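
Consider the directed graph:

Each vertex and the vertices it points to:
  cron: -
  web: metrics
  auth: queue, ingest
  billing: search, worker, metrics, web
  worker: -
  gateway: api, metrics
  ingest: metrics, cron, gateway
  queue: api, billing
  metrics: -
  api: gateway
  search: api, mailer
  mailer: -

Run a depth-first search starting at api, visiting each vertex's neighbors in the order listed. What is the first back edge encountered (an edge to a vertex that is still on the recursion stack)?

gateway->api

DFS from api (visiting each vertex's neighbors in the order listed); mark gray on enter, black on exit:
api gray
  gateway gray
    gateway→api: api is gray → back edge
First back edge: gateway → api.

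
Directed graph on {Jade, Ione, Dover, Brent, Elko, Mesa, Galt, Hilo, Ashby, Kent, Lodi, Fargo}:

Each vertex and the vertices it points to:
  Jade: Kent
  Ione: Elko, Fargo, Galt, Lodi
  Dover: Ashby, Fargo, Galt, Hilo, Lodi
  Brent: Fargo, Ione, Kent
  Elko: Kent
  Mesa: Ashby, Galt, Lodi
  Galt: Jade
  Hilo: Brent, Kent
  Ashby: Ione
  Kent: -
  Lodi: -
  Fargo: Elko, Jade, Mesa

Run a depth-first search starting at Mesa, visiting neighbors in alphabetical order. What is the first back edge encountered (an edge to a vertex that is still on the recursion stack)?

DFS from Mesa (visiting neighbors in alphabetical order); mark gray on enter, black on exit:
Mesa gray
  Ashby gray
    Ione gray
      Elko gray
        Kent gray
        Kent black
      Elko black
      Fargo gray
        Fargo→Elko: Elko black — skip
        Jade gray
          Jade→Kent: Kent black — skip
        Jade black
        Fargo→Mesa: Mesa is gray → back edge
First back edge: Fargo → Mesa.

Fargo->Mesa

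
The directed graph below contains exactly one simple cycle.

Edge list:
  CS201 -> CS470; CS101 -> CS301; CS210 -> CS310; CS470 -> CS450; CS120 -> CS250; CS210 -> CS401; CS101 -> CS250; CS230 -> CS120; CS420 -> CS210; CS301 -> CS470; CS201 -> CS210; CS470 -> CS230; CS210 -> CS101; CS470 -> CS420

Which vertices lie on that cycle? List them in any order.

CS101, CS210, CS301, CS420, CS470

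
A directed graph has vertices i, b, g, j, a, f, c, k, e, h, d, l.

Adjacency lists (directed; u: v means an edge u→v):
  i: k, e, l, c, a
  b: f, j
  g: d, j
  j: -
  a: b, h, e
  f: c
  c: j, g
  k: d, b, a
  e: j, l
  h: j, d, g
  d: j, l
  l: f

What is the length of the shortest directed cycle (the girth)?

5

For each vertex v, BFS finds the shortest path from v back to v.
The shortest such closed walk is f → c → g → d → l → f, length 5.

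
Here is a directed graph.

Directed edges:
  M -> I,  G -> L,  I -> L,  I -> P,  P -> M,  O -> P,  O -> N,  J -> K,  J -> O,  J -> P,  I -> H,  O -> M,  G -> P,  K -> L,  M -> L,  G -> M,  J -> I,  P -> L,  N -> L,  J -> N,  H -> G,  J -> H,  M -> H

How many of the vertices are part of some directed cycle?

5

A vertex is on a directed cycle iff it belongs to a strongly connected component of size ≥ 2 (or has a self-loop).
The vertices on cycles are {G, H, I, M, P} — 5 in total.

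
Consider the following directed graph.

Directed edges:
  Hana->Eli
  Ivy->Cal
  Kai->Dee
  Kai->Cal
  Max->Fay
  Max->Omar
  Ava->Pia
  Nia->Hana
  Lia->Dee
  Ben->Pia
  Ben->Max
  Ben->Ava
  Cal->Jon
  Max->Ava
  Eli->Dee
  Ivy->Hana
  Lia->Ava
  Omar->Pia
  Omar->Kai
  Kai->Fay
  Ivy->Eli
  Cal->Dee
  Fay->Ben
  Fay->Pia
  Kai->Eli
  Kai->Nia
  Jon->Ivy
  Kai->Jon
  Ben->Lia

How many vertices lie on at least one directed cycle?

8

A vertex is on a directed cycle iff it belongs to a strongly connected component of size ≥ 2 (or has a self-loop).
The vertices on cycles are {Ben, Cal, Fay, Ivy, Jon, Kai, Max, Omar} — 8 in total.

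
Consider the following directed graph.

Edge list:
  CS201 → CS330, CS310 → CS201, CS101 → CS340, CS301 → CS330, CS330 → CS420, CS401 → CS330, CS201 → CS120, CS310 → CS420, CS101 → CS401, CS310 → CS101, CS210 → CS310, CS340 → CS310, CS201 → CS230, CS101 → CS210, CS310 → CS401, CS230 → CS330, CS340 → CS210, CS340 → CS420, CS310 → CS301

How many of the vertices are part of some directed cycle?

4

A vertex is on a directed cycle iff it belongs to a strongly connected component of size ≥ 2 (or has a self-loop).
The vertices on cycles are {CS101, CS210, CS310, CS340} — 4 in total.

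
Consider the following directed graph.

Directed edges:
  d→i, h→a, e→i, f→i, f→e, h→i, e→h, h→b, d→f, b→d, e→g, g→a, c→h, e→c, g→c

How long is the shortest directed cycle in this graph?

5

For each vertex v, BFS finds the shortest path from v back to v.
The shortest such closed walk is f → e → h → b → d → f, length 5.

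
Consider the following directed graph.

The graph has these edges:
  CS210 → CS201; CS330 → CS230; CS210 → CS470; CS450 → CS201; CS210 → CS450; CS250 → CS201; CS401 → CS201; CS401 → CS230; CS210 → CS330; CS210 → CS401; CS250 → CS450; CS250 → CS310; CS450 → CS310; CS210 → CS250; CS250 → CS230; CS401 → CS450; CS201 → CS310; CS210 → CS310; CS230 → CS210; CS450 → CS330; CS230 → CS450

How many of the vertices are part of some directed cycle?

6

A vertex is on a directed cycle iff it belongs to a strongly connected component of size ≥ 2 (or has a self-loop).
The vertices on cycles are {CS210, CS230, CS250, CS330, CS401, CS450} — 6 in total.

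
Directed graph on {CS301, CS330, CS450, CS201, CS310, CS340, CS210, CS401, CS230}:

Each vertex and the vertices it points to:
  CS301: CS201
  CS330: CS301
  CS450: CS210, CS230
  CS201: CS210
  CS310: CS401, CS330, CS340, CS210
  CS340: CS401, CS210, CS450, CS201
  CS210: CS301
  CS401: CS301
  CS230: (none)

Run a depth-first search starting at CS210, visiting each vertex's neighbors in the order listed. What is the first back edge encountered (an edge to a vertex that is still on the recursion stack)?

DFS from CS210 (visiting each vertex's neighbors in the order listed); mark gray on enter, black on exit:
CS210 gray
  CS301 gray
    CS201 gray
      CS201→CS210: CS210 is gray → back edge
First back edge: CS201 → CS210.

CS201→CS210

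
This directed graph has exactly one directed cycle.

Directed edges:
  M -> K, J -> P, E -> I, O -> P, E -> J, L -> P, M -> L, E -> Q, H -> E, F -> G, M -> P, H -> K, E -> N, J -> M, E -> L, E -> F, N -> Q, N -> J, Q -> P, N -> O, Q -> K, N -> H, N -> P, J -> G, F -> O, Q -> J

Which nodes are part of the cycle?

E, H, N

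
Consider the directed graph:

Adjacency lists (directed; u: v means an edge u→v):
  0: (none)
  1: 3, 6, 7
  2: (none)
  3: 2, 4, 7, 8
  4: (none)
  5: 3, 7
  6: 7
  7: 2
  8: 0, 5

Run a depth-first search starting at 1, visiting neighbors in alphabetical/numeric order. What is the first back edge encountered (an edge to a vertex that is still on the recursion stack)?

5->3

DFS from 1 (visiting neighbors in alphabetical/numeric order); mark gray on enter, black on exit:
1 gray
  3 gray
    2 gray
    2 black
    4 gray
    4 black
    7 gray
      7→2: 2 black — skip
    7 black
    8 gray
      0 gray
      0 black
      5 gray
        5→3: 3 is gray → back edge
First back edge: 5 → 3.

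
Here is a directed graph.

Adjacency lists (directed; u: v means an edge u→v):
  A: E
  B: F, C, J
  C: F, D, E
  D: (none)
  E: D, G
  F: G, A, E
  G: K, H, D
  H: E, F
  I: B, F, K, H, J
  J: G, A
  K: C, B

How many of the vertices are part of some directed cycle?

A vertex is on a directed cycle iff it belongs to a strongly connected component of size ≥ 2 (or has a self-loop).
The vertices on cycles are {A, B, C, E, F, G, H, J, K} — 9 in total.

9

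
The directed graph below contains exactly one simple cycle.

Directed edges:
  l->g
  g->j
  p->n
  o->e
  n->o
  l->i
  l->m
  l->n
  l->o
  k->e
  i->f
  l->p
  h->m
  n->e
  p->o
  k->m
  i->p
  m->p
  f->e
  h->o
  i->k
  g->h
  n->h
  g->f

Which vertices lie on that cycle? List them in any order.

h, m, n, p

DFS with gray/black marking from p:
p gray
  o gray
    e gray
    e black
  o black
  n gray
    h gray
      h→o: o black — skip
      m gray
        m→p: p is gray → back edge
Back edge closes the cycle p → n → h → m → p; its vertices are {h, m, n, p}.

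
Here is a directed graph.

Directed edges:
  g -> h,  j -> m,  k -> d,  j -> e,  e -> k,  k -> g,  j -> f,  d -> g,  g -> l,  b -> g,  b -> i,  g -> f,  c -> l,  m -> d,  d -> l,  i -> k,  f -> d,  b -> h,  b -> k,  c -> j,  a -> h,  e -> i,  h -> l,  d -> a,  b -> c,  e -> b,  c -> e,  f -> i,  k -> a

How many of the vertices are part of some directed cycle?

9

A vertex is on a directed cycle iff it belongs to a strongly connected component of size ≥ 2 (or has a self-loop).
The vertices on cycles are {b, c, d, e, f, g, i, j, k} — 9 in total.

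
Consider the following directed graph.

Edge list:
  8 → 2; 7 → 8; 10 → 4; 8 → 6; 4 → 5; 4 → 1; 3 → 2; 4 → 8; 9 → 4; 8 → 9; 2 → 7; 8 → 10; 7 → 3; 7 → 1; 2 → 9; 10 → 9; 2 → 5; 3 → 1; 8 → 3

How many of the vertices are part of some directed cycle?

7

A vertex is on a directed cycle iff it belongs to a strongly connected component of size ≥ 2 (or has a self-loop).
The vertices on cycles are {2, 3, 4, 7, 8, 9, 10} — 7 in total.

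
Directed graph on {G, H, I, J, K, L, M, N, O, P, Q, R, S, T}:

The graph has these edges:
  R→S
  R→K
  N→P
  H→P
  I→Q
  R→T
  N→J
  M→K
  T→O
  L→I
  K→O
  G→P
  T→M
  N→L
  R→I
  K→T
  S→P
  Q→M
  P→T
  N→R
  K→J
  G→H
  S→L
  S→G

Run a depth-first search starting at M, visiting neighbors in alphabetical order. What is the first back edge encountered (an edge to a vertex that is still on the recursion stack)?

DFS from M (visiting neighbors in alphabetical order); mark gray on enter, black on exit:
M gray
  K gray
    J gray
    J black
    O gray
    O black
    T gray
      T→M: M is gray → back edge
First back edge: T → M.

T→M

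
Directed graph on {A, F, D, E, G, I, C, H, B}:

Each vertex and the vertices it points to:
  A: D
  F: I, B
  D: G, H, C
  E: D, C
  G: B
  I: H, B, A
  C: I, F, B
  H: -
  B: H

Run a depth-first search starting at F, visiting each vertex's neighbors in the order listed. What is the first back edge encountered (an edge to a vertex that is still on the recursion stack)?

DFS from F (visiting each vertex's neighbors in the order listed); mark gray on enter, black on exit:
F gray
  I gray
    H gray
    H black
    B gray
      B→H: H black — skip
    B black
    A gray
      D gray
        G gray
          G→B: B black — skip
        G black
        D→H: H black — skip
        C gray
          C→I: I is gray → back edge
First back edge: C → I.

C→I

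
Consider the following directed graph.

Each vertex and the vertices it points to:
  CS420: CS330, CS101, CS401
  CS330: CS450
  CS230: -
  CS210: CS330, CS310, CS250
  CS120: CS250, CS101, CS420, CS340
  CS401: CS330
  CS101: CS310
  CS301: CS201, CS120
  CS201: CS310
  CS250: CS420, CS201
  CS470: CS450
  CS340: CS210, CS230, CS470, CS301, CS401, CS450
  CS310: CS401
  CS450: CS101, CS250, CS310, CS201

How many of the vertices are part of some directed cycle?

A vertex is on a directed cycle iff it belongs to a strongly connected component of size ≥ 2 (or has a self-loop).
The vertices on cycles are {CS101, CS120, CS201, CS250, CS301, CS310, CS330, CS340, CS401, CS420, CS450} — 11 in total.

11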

## [ABOUT THIS EXERCISE]
Lines containing the word "Dover": copy every one of them from the records above.

## [RESPONSE]
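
Directed graph on {Jade, Ione, Dover, Brent, Elko, Mesa, Galt, Hilo, Ashby, Kent, Lodi, Fargo}:
  Dover: Ashby, Fargo, Galt, Hilo, Lodi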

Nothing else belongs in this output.